Stored data:
══════════
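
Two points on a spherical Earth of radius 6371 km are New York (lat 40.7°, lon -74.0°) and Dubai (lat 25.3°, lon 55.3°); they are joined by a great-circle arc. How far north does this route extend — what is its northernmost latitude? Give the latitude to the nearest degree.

The great circle lies in the plane with unit normal n̂ = (p₁ × p₂)/|p₁ × p₂|.
Here n̂_z ≈ +0.537; the vertex latitude is φ_max = arccos|n̂_z| ≈ 57.5°.
Check via Clairaut: cos φ_max = |cos φ₁| · sin C = cos(40.7°)·sin(45.1°) ≈ 0.537, again giving ≈ 57.5°.

≈ 58°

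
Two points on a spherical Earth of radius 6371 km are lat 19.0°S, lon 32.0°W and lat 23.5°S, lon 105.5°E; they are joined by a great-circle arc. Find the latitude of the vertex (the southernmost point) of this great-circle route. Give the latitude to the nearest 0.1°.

≈ 47.1°S

The great circle lies in the plane with unit normal n̂ = (p₁ × p₂)/|p₁ × p₂|.
Here n̂_z ≈ +0.681; the vertex latitude is φ_max = arccos|n̂_z| ≈ 47.1°.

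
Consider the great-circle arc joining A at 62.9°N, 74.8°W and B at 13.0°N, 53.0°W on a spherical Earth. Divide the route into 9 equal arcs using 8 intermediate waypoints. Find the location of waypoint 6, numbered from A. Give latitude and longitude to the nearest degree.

≈ 30°N, 57°W

Convert each endpoint to a unit vector on the sphere (x = cos φ cos λ, y = cos φ sin λ, z = sin φ).
The central angle between the endpoints is δ = arccos(p₁·p₂) ≈ 0.912 rad (52.2°).
Interpolate at f = 6/9 with slerp weights a = sin((1−f)δ)/sin δ ≈ 0.379, b = sin(fδ)/sin δ ≈ 0.722.
p = a·p₁ + b·p₂ ≈ (0.469, -0.729, 0.499); φ = arcsin(p_z) ≈ 29.96°, λ = atan2(p_y, p_x) ≈ -57.24°.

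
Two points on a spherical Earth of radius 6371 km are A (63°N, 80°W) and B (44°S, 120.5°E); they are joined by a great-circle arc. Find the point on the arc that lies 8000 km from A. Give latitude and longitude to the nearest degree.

From cos δ = sin φ₁ sin φ₂ + cos φ₁ cos φ₂ cos Δλ, the central angle is δ ≈ 2.751 rad (157.6°). The total great-circle distance is δ·R ≈ 2.751 × 6371 ≈ 17529 km, so the target fraction is f = 8000/17529 ≈ 0.456.
Interpolate at f ≈ 0.456 with slerp weights a = sin((1−f)δ)/sin δ ≈ 2.622, b = sin(fδ)/sin δ ≈ 2.500.
p = a·p₁ + b·p₂ ≈ (-0.706, 0.377, 0.600); φ = arcsin(p_z) ≈ 36.84°, λ = atan2(p_y, p_x) ≈ 151.89°.

≈ (37°N, 152°E)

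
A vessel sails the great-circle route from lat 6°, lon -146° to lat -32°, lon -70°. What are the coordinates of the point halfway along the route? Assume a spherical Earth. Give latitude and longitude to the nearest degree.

≈ lat -16°, lon -112°

Write both endpoints as unit vectors p₁, p₂ with components (cos φ cos λ, cos φ sin λ, sin φ).
The central angle between the endpoints is δ = arccos(p₁·p₂) ≈ 1.422 rad (81.5°).
Interpolate at f = 1/2 with slerp weights a = sin((1−f)δ)/sin δ ≈ 0.660, b = sin(fδ)/sin δ ≈ 0.660.
p = a·p₁ + b·p₂ ≈ (-0.353, -0.893, -0.281); φ = arcsin(p_z) ≈ -16.30°, λ = atan2(p_y, p_x) ≈ -111.55°.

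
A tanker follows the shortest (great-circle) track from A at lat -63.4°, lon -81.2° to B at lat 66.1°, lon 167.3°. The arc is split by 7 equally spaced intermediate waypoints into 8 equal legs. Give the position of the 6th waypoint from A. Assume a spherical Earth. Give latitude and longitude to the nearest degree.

≈ lat 37°, lon -149°

Write both endpoints as unit vectors p₁, p₂ with components (cos φ cos λ, cos φ sin λ, sin φ).
The central angle between the endpoints is δ = arccos(p₁·p₂) ≈ 2.655 rad (152.1°).
Interpolate at f = 6/8 with slerp weights a = sin((1−f)δ)/sin δ ≈ 1.318, b = sin(fδ)/sin δ ≈ 1.952.
p = a·p₁ + b·p₂ ≈ (-0.681, -0.409, 0.607); φ = arcsin(p_z) ≈ 37.36°, λ = atan2(p_y, p_x) ≈ -149.02°.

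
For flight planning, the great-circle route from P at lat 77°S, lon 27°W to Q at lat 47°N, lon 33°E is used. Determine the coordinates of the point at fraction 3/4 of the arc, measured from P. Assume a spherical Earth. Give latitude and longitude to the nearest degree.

≈ lat 15°N, lon 25°E

Write both endpoints as unit vectors p₁, p₂ with components (cos φ cos λ, cos φ sin λ, sin φ).
The central angle between the endpoints is δ = arccos(p₁·p₂) ≈ 2.260 rad (129.5°).
Interpolate at f = 3/4 with slerp weights a = sin((1−f)δ)/sin δ ≈ 0.694, b = sin(fδ)/sin δ ≈ 1.286.
p = a·p₁ + b·p₂ ≈ (0.874, 0.407, 0.264); φ = arcsin(p_z) ≈ 15.33°, λ = atan2(p_y, p_x) ≈ 24.94°.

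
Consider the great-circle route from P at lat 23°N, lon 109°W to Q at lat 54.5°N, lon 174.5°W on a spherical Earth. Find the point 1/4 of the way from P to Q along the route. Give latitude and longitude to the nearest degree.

≈ lat 34°N, lon 120°W

Write both endpoints as unit vectors p₁, p₂ with components (cos φ cos λ, cos φ sin λ, sin φ).
The central angle between the endpoints is δ = arccos(p₁·p₂) ≈ 1.001 rad (57.3°).
Interpolate at f = 1/4 with slerp weights a = sin((1−f)δ)/sin δ ≈ 0.810, b = sin(fδ)/sin δ ≈ 0.294.
p = a·p₁ + b·p₂ ≈ (-0.413, -0.721, 0.556); φ = arcsin(p_z) ≈ 33.78°, λ = atan2(p_y, p_x) ≈ -119.77°.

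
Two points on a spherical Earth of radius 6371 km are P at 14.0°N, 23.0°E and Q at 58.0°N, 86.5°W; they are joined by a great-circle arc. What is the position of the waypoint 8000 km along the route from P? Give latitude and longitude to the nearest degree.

≈ 61°N, 55°W

Convert each endpoint to a unit vector on the sphere (x = cos φ cos λ, y = cos φ sin λ, z = sin φ).
The central angle between the endpoints is δ = arccos(p₁·p₂) ≈ 1.537 rad (88.1°). The total great-circle distance is δ·R ≈ 1.537 × 6371 ≈ 9794 km, so the target fraction is f = 8000/9794 ≈ 0.817.
Interpolate at f ≈ 0.817 with slerp weights a = sin((1−f)δ)/sin δ ≈ 0.278, b = sin(fδ)/sin δ ≈ 0.951.
p = a·p₁ + b·p₂ ≈ (0.279, -0.398, 0.874); φ = arcsin(p_z) ≈ 60.93°, λ = atan2(p_y, p_x) ≈ -54.94°.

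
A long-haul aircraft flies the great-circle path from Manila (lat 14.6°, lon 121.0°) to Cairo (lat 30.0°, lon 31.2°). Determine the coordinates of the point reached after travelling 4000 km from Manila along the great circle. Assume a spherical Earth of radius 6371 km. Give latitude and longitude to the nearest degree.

≈ lat 29°, lon 85°

Convert each endpoint to a unit vector on the sphere (x = cos φ cos λ, y = cos φ sin λ, z = sin φ).
The central angle between the endpoints is δ = arccos(p₁·p₂) ≈ 1.441 rad (82.6°). The total great-circle distance is δ·R ≈ 1.441 × 6371 ≈ 9184 km, so the target fraction is f = 4000/9184 ≈ 0.436.
Interpolate at f ≈ 0.436 with slerp weights a = sin((1−f)δ)/sin δ ≈ 0.733, b = sin(fδ)/sin δ ≈ 0.592.
p = a·p₁ + b·p₂ ≈ (0.074, 0.874, 0.481); φ = arcsin(p_z) ≈ 28.75°, λ = atan2(p_y, p_x) ≈ 85.19°.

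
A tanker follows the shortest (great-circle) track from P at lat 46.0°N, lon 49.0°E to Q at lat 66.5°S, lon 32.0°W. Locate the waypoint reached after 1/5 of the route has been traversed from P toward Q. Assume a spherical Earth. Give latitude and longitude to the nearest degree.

The haversine formula gives a central angle δ ≈ 2.235 rad (128.0°) between the endpoints.
Interpolate at f = 1/5 with slerp weights a = sin((1−f)δ)/sin δ ≈ 1.240, b = sin(fδ)/sin δ ≈ 0.549.
p = a·p₁ + b·p₂ ≈ (0.751, 0.534, 0.389); φ = arcsin(p_z) ≈ 22.87°, λ = atan2(p_y, p_x) ≈ 35.43°.

≈ lat 23°N, lon 35°E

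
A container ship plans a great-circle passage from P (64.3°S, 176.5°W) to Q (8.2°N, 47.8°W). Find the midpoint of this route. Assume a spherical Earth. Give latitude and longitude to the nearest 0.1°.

The haversine formula gives a central angle δ ≈ 1.979 rad (113.4°) between the endpoints.
Interpolate at f = 1/2 with slerp weights a = sin((1−f)δ)/sin δ ≈ 0.911, b = sin(fδ)/sin δ ≈ 0.911.
p = a·p₁ + b·p₂ ≈ (0.211, -0.692, -0.691); φ = arcsin(p_z) ≈ -43.68°, λ = atan2(p_y, p_x) ≈ -73.02°.

≈ (43.7°S, 73.0°W)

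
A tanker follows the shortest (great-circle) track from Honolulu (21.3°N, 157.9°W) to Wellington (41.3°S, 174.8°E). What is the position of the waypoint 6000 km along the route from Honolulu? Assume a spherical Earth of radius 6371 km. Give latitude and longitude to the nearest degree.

The haversine formula gives a central angle δ ≈ 1.179 rad (67.5°) between the endpoints. The total great-circle distance is δ·R ≈ 1.179 × 6371 ≈ 7509 km, so the target fraction is f = 6000/7509 ≈ 0.799.
Interpolate at f ≈ 0.799 with slerp weights a = sin((1−f)δ)/sin δ ≈ 0.254, b = sin(fδ)/sin δ ≈ 0.875.
p = a·p₁ + b·p₂ ≈ (-0.874, -0.029, -0.485); φ = arcsin(p_z) ≈ -29.03°, λ = atan2(p_y, p_x) ≈ -178.07°.

≈ (29°S, 178°W)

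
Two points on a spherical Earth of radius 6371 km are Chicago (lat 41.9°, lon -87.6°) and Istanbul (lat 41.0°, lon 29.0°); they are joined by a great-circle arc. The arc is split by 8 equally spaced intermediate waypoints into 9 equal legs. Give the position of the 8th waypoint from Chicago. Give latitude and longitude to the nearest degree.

≈ lat 47°, lon 20°

Convert each endpoint to a unit vector on the sphere (x = cos φ cos λ, y = cos φ sin λ, z = sin φ).
The central angle between the endpoints is δ = arccos(p₁·p₂) ≈ 1.383 rad (79.2°).
Interpolate at f = 8/9 with slerp weights a = sin((1−f)δ)/sin δ ≈ 0.156, b = sin(fδ)/sin δ ≈ 0.959.
p = a·p₁ + b·p₂ ≈ (0.638, 0.235, 0.733); φ = arcsin(p_z) ≈ 47.16°, λ = atan2(p_y, p_x) ≈ 20.23°.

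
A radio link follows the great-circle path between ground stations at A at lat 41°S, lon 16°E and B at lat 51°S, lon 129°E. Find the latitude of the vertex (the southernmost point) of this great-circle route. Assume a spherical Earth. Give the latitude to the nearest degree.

The great circle lies in the plane with unit normal n̂ = (p₁ × p₂)/|p₁ × p₂|.
Here n̂_z ≈ +0.462; the vertex latitude is φ_max = arccos|n̂_z| ≈ 62.5°.

≈ 62°S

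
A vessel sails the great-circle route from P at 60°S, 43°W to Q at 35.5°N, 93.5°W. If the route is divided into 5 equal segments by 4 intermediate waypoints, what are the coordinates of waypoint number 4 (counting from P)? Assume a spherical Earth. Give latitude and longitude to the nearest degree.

≈ 16°N, 85°W

Write both endpoints as unit vectors p₁, p₂ with components (cos φ cos λ, cos φ sin λ, sin φ).
The central angle between the endpoints is δ = arccos(p₁·p₂) ≈ 1.817 rad (104.1°).
Interpolate at f = 4/5 with slerp weights a = sin((1−f)δ)/sin δ ≈ 0.367, b = sin(fδ)/sin δ ≈ 1.024.
p = a·p₁ + b·p₂ ≈ (0.083, -0.957, 0.277); φ = arcsin(p_z) ≈ 16.10°, λ = atan2(p_y, p_x) ≈ -85.04°.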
══════════
● **EXERCISE INSTRUCTIONS**:
Transcribe only what runs from the line with "A vessel sails the great-circle route from P" to the last line above, keeping every line exactly as written.

● **SOLUTION FOR THIS TASK**:
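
A vessel sails the great-circle route from P at 60°S, 43°W to Q at 35.5°N, 93.5°W. If the route is divided into 5 equal segments by 4 intermediate waypoints, what are the coordinates of waypoint number 4 (counting from P)? Assume a spherical Earth. Give latitude and longitude to the nearest degree.

≈ 16°N, 85°W

Write both endpoints as unit vectors p₁, p₂ with components (cos φ cos λ, cos φ sin λ, sin φ).
The central angle between the endpoints is δ = arccos(p₁·p₂) ≈ 1.817 rad (104.1°).
Interpolate at f = 4/5 with slerp weights a = sin((1−f)δ)/sin δ ≈ 0.367, b = sin(fδ)/sin δ ≈ 1.024.
p = a·p₁ + b·p₂ ≈ (0.083, -0.957, 0.277); φ = arcsin(p_z) ≈ 16.10°, λ = atan2(p_y, p_x) ≈ -85.04°.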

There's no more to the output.